Material to process: Begin

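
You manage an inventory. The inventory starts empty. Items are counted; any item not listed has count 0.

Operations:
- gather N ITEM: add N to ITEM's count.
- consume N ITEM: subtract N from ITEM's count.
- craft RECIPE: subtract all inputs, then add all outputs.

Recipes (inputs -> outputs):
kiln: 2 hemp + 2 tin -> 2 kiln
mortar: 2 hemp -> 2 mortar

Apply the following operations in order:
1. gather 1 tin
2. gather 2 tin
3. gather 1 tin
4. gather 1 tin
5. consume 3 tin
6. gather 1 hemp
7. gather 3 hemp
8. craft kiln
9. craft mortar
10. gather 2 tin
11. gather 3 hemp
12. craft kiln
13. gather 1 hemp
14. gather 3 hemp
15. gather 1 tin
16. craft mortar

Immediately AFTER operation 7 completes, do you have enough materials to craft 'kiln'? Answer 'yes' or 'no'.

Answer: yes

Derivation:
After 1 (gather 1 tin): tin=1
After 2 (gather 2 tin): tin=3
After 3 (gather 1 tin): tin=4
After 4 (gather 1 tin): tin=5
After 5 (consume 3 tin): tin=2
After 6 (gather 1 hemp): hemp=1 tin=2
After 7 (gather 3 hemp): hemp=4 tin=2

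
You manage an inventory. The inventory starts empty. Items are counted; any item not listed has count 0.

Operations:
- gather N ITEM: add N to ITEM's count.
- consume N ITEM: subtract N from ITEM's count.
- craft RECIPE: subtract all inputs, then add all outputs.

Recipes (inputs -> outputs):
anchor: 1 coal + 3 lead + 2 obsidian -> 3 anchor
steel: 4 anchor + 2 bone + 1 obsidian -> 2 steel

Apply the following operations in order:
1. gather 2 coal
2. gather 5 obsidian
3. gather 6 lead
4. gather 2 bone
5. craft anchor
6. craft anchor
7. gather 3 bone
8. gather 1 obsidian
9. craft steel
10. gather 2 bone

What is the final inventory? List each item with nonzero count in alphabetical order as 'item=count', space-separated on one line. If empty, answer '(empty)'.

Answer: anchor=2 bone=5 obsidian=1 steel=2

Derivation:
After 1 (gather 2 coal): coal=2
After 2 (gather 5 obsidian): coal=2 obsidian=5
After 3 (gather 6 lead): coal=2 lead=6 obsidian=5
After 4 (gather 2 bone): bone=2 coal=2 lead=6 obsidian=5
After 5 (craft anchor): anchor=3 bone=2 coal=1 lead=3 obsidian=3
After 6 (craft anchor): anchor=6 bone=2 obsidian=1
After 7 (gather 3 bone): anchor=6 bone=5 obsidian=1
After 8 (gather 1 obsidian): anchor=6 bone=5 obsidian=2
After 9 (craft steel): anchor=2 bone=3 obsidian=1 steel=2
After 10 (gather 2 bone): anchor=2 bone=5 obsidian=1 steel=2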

Material to process: End
Material to process: Begin

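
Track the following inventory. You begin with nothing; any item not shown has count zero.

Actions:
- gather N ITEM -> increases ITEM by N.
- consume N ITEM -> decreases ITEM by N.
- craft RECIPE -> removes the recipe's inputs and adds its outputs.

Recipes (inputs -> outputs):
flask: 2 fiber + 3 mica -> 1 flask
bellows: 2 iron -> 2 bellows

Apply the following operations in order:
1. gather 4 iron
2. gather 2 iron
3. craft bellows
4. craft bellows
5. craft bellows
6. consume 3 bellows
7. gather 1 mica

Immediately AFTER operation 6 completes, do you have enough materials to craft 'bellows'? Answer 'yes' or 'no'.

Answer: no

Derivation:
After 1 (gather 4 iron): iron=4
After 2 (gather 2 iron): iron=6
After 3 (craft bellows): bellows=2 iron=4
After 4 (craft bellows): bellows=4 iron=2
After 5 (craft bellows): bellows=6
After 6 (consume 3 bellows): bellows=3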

Material to process: End

§ **What you have to do**:
Return exactly, and only, the lines above starting at the line that contains "mortar: 2 hemp -> 2 mortar" and ending at the line that contains "13. gather 1 hemp".

§ **Answer to this exercise**:
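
mortar: 2 hemp -> 2 mortar

Apply the following operations in order:
1. gather 1 tin
2. gather 2 tin
3. gather 1 tin
4. gather 1 tin
5. consume 3 tin
6. gather 1 hemp
7. gather 3 hemp
8. craft kiln
9. craft mortar
10. gather 2 tin
11. gather 3 hemp
12. craft kiln
13. gather 1 hemp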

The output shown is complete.